## [EXERCISE INPUTS]
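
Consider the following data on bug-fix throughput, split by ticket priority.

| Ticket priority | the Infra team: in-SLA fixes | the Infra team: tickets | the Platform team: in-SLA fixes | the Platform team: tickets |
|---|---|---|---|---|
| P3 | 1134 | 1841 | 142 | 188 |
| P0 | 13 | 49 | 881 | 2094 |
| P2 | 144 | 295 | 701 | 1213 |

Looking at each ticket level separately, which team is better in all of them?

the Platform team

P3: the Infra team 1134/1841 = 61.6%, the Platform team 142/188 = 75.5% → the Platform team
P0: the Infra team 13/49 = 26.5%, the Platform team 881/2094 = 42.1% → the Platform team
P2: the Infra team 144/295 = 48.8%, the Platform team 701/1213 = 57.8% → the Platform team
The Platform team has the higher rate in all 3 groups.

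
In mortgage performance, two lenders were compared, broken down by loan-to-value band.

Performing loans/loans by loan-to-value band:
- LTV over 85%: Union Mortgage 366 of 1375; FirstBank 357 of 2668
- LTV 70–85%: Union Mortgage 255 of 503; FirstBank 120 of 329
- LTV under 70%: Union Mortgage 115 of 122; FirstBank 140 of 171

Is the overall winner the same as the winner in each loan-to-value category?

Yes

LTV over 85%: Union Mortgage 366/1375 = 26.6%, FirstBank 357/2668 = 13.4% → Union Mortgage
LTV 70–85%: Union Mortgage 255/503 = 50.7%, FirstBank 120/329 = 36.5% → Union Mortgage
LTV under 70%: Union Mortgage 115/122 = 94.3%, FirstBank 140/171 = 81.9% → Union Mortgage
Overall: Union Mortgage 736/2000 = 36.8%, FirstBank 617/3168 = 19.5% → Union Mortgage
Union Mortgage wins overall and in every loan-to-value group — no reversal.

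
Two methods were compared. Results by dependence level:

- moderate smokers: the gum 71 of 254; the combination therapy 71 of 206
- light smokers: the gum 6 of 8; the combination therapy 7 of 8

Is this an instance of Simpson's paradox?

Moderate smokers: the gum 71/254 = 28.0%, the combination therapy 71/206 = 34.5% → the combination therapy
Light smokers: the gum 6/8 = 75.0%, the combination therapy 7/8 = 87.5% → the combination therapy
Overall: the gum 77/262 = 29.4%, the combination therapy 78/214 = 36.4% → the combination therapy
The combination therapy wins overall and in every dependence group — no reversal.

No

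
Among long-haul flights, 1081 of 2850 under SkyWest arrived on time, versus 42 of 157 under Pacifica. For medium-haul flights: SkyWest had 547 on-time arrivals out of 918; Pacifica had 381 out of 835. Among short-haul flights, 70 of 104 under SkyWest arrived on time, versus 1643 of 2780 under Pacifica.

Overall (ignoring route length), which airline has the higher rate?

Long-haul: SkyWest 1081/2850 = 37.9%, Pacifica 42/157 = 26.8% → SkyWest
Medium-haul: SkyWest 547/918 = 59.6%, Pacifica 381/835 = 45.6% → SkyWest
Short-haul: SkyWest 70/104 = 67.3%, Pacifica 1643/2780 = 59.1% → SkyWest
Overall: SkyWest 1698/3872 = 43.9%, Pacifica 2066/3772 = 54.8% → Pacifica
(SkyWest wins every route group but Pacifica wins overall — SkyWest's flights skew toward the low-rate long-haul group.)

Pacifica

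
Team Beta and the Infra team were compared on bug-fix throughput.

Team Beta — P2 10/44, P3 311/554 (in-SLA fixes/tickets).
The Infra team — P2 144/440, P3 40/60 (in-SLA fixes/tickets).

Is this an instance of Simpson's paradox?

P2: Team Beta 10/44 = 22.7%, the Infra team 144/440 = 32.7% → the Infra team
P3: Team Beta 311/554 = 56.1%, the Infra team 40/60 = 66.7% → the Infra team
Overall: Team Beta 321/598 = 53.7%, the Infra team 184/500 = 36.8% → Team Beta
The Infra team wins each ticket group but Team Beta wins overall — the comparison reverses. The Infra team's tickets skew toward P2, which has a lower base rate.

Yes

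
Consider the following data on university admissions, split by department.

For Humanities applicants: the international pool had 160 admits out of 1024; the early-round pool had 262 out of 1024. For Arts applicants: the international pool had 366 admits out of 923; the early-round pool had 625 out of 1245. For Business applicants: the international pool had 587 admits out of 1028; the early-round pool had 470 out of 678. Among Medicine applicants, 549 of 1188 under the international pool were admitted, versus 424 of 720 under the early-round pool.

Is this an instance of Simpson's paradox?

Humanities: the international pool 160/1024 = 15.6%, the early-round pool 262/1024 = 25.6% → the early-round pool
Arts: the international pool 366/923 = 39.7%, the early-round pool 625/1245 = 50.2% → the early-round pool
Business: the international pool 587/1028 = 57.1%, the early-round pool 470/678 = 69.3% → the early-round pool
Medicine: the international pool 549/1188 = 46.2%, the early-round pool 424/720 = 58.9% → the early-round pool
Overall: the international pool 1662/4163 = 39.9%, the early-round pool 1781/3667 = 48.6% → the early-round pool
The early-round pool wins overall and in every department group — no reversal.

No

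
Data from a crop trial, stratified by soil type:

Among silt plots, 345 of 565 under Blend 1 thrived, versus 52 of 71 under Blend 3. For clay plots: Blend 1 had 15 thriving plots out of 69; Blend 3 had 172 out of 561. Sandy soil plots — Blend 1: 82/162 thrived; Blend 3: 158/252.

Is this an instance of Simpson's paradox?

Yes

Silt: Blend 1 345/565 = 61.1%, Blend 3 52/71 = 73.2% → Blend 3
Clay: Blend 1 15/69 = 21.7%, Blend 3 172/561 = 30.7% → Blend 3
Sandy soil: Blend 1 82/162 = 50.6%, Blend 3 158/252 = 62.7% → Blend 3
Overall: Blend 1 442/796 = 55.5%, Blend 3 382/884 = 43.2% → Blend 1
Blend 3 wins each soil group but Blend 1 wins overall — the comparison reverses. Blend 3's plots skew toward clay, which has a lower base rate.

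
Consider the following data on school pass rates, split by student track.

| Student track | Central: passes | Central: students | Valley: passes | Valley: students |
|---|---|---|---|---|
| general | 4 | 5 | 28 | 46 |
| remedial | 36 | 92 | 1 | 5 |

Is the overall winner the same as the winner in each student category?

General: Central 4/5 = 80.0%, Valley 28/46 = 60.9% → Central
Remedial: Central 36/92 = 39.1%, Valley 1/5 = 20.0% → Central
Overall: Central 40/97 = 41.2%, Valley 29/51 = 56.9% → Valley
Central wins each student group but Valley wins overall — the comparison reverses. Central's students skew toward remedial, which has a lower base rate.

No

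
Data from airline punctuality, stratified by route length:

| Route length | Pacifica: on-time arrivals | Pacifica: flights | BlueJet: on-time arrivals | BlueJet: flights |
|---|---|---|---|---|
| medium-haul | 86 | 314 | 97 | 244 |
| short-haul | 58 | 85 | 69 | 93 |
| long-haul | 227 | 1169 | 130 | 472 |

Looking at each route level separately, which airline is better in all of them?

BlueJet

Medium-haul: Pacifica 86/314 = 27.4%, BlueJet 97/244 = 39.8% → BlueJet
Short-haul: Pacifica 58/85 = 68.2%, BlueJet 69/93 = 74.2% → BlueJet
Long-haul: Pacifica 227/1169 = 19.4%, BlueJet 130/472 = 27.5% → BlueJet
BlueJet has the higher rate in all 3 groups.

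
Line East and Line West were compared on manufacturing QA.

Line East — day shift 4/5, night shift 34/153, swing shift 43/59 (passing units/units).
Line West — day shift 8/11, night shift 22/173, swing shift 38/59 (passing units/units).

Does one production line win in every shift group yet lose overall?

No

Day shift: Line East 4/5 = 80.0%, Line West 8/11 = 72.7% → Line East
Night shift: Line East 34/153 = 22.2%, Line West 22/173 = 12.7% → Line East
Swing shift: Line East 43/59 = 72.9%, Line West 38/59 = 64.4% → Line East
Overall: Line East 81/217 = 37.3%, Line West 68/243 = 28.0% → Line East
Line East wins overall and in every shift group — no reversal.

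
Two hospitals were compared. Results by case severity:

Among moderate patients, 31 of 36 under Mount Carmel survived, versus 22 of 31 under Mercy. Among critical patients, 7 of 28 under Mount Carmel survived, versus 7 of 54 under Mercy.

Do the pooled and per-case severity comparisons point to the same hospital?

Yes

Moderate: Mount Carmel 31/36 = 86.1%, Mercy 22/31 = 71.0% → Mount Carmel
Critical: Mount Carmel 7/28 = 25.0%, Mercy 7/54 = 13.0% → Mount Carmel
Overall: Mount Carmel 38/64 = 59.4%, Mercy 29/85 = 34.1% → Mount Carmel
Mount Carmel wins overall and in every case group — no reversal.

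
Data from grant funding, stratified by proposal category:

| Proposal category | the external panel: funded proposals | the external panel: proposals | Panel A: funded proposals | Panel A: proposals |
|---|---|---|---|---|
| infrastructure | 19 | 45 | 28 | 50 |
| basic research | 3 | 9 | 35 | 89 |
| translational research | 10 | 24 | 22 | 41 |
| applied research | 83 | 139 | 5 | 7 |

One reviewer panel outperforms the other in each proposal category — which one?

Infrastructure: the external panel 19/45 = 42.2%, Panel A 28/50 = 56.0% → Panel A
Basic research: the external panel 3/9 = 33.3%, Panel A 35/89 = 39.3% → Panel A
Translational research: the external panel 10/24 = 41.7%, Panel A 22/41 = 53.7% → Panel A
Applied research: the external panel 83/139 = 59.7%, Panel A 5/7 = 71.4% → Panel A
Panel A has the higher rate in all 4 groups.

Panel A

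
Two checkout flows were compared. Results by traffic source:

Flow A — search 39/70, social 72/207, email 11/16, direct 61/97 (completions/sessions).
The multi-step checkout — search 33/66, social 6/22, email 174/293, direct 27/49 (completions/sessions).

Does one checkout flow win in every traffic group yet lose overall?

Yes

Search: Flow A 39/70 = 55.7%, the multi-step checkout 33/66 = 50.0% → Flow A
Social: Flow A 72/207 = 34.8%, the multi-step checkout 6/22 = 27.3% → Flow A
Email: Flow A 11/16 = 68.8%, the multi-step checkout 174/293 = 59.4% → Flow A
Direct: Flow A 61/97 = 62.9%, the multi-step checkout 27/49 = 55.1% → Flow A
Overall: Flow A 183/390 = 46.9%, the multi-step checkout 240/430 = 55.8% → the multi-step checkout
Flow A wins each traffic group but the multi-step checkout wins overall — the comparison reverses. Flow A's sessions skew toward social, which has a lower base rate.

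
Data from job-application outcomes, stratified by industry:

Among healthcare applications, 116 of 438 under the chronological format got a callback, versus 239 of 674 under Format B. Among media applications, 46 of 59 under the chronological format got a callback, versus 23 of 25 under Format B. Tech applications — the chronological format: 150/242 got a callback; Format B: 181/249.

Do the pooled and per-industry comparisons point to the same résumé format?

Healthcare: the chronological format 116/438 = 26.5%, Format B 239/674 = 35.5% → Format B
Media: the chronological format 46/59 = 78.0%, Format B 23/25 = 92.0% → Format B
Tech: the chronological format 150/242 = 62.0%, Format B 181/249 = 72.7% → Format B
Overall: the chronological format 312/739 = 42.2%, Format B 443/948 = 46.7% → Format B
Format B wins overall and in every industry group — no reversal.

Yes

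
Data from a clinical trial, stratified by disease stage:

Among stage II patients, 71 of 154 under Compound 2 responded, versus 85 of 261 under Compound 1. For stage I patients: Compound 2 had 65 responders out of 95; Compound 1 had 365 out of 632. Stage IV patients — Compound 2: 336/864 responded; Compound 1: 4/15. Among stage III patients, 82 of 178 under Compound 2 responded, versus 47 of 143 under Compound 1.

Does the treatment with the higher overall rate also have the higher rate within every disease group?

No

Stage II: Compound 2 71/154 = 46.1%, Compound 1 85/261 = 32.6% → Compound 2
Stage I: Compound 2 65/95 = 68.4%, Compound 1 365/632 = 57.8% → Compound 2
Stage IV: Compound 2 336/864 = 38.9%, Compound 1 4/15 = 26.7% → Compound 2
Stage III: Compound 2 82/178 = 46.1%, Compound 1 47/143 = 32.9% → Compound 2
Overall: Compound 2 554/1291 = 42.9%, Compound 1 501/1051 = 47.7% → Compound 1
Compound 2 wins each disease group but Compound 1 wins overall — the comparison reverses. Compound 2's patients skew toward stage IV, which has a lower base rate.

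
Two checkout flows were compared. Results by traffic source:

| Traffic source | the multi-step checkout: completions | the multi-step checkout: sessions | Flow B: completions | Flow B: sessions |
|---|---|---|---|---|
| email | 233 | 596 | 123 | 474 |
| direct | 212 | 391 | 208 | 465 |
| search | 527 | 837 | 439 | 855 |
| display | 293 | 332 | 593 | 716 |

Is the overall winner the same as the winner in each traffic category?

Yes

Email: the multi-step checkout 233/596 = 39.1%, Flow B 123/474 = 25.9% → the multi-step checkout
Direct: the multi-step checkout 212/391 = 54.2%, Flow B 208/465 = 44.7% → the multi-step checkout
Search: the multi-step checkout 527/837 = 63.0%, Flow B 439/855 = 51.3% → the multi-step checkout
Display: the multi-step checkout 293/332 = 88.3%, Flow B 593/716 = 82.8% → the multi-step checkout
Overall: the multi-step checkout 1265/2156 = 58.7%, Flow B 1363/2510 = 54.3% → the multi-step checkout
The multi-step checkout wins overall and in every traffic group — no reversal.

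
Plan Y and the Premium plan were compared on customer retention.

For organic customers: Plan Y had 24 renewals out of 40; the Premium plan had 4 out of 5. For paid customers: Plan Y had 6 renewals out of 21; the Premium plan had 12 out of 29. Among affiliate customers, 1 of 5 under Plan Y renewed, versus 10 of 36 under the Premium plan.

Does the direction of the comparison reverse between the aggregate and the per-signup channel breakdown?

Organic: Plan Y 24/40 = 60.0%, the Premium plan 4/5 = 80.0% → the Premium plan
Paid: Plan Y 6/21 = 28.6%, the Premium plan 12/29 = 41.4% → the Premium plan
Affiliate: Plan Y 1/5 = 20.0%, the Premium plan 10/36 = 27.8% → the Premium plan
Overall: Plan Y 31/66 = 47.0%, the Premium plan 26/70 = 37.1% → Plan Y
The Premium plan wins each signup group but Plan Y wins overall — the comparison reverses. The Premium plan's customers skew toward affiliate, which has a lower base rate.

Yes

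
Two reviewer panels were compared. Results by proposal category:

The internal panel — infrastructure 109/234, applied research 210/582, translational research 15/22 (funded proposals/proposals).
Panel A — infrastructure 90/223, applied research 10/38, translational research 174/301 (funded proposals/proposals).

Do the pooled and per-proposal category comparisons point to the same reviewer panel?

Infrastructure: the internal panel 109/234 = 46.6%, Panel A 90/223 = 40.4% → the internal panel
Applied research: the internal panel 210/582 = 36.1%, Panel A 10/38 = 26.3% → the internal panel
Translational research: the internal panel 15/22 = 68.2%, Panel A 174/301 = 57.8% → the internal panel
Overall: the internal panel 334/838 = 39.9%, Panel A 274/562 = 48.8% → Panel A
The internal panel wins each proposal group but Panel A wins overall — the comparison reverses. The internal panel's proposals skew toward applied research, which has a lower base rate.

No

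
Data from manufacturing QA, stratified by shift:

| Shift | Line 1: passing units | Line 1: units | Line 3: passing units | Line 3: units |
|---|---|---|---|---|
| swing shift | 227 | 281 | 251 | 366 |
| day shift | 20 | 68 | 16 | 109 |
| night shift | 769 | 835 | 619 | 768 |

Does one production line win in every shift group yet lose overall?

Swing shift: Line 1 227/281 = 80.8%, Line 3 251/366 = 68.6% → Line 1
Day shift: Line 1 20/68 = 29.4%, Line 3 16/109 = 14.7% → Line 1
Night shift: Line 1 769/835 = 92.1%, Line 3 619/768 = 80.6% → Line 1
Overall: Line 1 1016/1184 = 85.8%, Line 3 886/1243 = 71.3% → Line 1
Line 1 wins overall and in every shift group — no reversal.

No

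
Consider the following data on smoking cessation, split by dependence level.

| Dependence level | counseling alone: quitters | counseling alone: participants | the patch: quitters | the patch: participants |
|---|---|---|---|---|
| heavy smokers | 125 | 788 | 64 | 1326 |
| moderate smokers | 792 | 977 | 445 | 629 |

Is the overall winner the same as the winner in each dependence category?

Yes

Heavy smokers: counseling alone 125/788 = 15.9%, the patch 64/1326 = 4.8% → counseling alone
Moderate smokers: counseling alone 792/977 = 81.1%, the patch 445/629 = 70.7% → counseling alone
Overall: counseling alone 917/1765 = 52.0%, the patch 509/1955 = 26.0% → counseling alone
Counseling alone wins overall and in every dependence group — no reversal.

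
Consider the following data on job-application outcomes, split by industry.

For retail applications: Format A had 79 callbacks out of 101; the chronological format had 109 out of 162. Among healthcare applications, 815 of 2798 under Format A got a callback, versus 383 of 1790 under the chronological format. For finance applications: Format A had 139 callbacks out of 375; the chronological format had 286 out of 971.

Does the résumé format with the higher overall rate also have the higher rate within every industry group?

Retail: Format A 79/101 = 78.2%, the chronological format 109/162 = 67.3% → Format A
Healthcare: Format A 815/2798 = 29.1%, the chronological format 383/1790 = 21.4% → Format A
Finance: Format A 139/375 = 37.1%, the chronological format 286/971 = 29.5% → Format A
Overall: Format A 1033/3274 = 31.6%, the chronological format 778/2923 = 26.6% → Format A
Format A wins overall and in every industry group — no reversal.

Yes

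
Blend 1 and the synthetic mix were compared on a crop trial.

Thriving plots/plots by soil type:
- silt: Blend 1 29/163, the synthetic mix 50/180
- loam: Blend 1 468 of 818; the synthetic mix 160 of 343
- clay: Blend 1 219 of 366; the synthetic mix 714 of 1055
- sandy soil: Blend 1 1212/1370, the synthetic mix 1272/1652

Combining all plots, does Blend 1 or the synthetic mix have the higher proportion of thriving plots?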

## [WORK REQUIRED]
Of all the lines in the data, count those that contain "track" and give that figure with nothing else.

## [RESPONSE BELOW]
2